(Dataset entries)
===============

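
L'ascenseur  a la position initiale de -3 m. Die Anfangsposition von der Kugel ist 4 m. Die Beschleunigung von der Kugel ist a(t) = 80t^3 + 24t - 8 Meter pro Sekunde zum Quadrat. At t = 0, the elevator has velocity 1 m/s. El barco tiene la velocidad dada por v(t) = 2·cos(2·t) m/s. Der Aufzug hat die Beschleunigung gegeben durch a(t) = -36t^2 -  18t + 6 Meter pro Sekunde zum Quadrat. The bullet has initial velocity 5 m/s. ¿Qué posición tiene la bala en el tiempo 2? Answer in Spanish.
Partiendo de la aceleración a(t) = 80·t^3 + 24·t - 8, tomamos 2 integrales. La antiderivada de la aceleración es la velocidad. Usando v(0) = 5, obtenemos v(t) = 20·t^4 + 12·t^2 - 8·t + 5. Integrando la velocidad y usando la condición inicial x(0) = 4, obtenemos x(t) = 4·t^5 + 4·t^3 - 4·t^2 + 5·t + 4. De la ecuación de la posición x(t) = 4·t^5 + 4·t^3 - 4·t^2 + 5·t + 4, sustituimos t = 2 para obtener x = 158.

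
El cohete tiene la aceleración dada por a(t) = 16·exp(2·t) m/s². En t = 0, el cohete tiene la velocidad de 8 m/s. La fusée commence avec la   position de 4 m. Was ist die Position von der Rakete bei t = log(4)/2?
Wir müssen das Integral unserer Gleichung für die Beschleunigung a(t) = 16·exp(2·t) 2-mal finden. Die Stammfunktion von der Beschleunigung ist die Geschwindigkeit. Mit v(0) = 8 erhalten wir v(t) = 8·exp(2·t). Die Stammfunktion von der Geschwindigkeit, mit x(0) = 4, ergibt die Position: x(t) = 4·exp(2·t). Aus der Gleichung für die Position x(t) = 4·exp(2·t), setzen wir t = log(4)/2 ein und erhalten x = 16.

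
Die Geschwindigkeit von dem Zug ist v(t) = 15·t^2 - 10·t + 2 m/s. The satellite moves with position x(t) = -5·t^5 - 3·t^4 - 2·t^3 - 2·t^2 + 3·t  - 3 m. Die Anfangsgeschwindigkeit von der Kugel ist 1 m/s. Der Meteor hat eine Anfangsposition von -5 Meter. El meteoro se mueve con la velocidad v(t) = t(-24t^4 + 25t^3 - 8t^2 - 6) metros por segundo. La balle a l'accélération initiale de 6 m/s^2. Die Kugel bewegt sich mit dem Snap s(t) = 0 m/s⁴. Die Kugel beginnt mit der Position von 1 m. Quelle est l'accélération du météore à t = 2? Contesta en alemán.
Ausgehend von der Geschwindigkeit v(t) = t·(-24·t^4 + 25·t^3 - 8·t^2 - 6), nehmen wir 1 Ableitung. Die Ableitung von der Geschwindigkeit ergibt die Beschleunigung: a(t) = -24·t^4 + 25·t^3 - 8·t^2 + t·(-96·t^3 + 75·t^2 - 16·t) - 6. Aus der Gleichung für die Beschleunigung a(t) = -24·t^4 + 25·t^3 - 8·t^2 + t·(-96·t^3 + 75·t^2 - 16·t) - 6, setzen wir t = 2 ein und erhalten a = -1222.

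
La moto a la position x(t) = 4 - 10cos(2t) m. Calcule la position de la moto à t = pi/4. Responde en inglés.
Using x(t) = 4 - 10·cos(2·t) and substituting t = pi/4, we find x = 4.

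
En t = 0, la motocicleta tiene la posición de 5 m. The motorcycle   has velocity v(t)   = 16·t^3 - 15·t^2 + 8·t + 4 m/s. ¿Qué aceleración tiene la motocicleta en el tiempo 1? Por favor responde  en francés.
Pour résoudre ceci, nous devons prendre 1 dérivée de notre équation de la vitesse v(t) = 16·t^3 - 15·t^2 + 8·t + 4. En dérivant la vitesse, nous obtenons l'accélération: a(t) = 48·t^2 - 30·t + 8. En utilisant a(t) = 48·t^2 - 30·t + 8 et en substituant t = 1, nous trouvons a = 26.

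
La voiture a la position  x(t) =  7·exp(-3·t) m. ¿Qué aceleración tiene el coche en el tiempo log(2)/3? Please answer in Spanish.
Partiendo de la posición x(t) = 7·exp(-3·t), tomamos 2 derivadas. Derivando la posición, obtenemos la velocidad: v(t) = -21·exp(-3·t). Derivando la velocidad, obtenemos la aceleración: a(t) = 63·exp(-3·t). Usando a(t) = 63·exp(-3·t) y sustituyendo t = log(2)/3, encontramos a = 63/2.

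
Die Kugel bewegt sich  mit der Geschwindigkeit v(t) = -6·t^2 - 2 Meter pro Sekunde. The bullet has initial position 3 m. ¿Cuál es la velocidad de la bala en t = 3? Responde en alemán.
Wir haben die Geschwindigkeit v(t) = -6·t^2 - 2. Durch Einsetzen von t = 3: v(3) = -56.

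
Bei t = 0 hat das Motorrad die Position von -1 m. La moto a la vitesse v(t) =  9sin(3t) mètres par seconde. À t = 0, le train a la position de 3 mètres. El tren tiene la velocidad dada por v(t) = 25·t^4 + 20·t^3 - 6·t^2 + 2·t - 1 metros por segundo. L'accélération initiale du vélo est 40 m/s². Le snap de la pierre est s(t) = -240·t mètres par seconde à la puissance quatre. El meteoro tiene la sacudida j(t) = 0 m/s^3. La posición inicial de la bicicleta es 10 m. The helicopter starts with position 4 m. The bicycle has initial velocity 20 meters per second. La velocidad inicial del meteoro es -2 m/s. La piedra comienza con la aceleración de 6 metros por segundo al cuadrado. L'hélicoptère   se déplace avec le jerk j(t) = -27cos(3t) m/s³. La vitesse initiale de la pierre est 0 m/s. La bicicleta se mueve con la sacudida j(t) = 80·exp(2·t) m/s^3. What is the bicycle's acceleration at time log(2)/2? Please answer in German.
Um dies zu lösen, müssen wir 1 Stammfunktion unserer Gleichung für den Ruck j(t) = 80·exp(2·t) finden. Mit ∫j(t)dt und Anwendung von a(0) = 40, finden wir a(t) = 40·exp(2·t). Aus der Gleichung für die Beschleunigung a(t) = 40·exp(2·t), setzen wir t = log(2)/2 ein und erhalten a = 80.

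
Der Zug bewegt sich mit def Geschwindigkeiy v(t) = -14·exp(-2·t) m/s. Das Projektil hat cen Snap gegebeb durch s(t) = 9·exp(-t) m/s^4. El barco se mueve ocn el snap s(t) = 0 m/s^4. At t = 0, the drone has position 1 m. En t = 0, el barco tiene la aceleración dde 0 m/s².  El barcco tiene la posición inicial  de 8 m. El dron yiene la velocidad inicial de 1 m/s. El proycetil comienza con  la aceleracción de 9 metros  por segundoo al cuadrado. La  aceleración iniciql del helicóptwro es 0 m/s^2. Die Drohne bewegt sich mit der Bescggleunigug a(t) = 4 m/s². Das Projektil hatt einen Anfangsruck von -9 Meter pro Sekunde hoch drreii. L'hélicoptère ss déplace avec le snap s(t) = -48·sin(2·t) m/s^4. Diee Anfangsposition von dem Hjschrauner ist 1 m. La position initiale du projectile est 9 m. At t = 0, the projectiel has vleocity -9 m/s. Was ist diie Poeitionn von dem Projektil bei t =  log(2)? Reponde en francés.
En partant du snap s(t) = 9·exp(-t), nous prenons 4 primitives. L'intégrale du snap est le jerk. En utilisant j(0) = -9, nous obtenons j(t) = -9·exp(-t). La primitive du jerk, avec a(0) = 9, donne l'accélération: a(t) = 9·exp(-t). L'intégrale de l'accélération, avec v(0) = -9, donne la vitesse: v(t) = -9·exp(-t). L'intégrale de la vitesse est la position. En utilisant x(0) = 9, nous obtenons x(t) = 9·exp(-t). Nous avons la position x(t) = 9·exp(-t). En substituant t = log(2): x(log(2)) = 9/2.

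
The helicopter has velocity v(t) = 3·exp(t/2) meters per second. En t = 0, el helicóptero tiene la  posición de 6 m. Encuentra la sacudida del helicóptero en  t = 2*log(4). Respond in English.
To solve this, we need to take 2 derivatives of our velocity equation v(t) = 3·exp(t/2). Differentiating velocity, we get acceleration: a(t) = 3·exp(t/2)/2. Differentiating acceleration, we get jerk: j(t) = 3·exp(t/2)/4. From the given jerk equation j(t) = 3·exp(t/2)/4, we substitute t = 2*log(4) to get j = 3.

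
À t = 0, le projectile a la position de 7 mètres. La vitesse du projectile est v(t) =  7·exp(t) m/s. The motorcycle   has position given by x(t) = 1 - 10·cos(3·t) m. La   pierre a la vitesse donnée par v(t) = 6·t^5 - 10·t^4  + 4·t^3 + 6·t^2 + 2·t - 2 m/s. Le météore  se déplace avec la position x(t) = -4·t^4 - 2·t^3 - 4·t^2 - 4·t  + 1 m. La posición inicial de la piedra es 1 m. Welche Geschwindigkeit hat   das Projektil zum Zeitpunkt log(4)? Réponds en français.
En utilisant v(t) = 7·exp(t) et en substituant t = log(4), nous trouvons v = 28.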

===============

What you will do:
From the line containing "À t = 0, le projectile" down to the last line of the records, transcribe every line exactly and add nothing else.

Exercise result:
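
À t = 0, le projectile a la position de 7 mètres. La vitesse du projectile est v(t) =  7·exp(t) m/s. The motorcycle   has position given by x(t) = 1 - 10·cos(3·t) m. La   pierre a la vitesse donnée par v(t) = 6·t^5 - 10·t^4  + 4·t^3 + 6·t^2 + 2·t - 2 m/s. Le météore  se déplace avec la position x(t) = -4·t^4 - 2·t^3 - 4·t^2 - 4·t  + 1 m. La posición inicial de la piedra es 1 m. Welche Geschwindigkeit hat   das Projektil zum Zeitpunkt log(4)? Réponds en français.
En utilisant v(t) = 7·exp(t) et en substituant t = log(4), nous trouvons v = 28.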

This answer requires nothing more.